## Task goal
Reproduce exactly the lines below from the one containing "C5: NOT q11 OR NOT q31" through the one containing "C8: NOT q12 OR NOT q32", including both, and nothing else.
Data supplied Start Marker
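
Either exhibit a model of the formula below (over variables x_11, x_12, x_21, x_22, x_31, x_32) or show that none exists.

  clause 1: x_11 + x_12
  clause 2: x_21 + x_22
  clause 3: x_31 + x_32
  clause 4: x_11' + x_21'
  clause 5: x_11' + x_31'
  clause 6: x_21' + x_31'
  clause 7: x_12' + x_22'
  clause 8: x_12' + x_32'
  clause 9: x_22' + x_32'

Case x_11 = 1:
(x_21') alone gives x_21 = 0.
(x_22) alone gives x_22 = 1.
(x_31') alone gives x_31 = 0.
(x_32) alone gives x_32 = 1.
Now (x_32') is unsatisfied and unit — conflict.
That branch fails; take x_11 = 0 instead.
(x_12) alone gives x_12 = 1.
(x_22') alone gives x_22 = 0.
(x_21) alone gives x_21 = 1.
(x_31') alone gives x_31 = 0.
(x_32) alone gives x_32 = 1.
Now (x_32') is unsatisfied and unit — conflict.
Both values of x_11 lead to a conflict.

UNSATISFIABLE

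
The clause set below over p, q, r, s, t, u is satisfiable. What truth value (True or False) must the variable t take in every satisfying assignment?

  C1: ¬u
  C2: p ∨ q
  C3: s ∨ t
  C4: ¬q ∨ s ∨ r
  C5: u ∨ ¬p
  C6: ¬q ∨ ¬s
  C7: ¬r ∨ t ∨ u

True

Suppose t = False.
The clause (¬u) is unit, so u = False.
The clause (s) is unit, so s = True.
The clause (¬p) is unit, so p = False.
The clause (q) is unit, so q = True.
Now (¬q) is unsatisfied and unit — conflict.
So every satisfying assignment has t = True.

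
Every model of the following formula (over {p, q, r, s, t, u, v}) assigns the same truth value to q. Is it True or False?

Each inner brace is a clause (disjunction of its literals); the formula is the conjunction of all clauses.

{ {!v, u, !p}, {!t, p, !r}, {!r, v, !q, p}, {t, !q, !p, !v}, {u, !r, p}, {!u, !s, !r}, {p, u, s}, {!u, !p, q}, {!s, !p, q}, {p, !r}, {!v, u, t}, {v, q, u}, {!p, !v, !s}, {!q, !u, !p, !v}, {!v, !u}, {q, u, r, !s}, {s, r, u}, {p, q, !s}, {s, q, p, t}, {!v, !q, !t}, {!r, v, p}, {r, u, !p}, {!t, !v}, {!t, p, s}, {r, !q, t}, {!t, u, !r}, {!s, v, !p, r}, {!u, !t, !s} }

True

Suppose q = false.
Try u = false.
Unit clause (v) forces v = true.
Unit clause (!p) forces p = false.
Unit clause (!r) forces r = false.
Unit clause (s) forces s = true.
That conflicts with the unit clause (!s).
Backtrack on u: now try u = true.
Unit clause (!p) forces p = false.
Unit clause (!r) forces r = false.
Unit clause (!v) forces v = false.
Unit clause (!s) forces s = false.
Unit clause (t) forces t = true.
That conflicts with the unit clause (!t).
Neither u = true nor u = false works.
So every satisfying assignment has q = True.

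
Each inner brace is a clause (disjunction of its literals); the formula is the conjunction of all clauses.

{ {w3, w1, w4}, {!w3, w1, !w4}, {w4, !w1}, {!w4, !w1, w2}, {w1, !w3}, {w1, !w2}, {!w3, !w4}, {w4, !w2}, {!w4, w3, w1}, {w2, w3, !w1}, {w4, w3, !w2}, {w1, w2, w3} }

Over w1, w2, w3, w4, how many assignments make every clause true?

There are 2^4 = 16 truth assignments over (w1, w2, w3, w4).
Split on w2. With w2 = true, the clauses containing w2 are satisfied and !w2 drops from the rest; 1 of the 2^3 = 8 assignments to the other variables satisfy what remains.
With w2 = false, by the same count on the reduced clause set, 0 assignments work.
(One model: w1=T, w2=T, w3=F, w4=T.)
Total: 1 + 0 = 1.

1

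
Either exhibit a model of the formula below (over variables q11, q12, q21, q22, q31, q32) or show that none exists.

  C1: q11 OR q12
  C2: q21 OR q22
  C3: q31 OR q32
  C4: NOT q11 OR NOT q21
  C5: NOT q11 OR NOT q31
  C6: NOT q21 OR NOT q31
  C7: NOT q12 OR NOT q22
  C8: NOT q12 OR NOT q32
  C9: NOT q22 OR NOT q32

Try q11 = true.
The clause (NOT q21) is unit, so q21 = false.
The clause (q22) is unit, so q22 = true.
The clause (NOT q31) is unit, so q31 = false.
The clause (q32) is unit, so q32 = true.
That conflicts with the unit clause (NOT q32).
Undo q11 and try q11 = false.
The clause (q12) is unit, so q12 = true.
The clause (NOT q22) is unit, so q22 = false.
The clause (q21) is unit, so q21 = true.
The clause (NOT q31) is unit, so q31 = false.
The clause (q32) is unit, so q32 = true.
That conflicts with the unit clause (NOT q32).
Either choice for q11 ends in contradiction.

UNSATISFIABLE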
Data supplied End Marker
## Answer area
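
  C5: NOT q11 OR NOT q31
  C6: NOT q21 OR NOT q31
  C7: NOT q12 OR NOT q22
  C8: NOT q12 OR NOT q32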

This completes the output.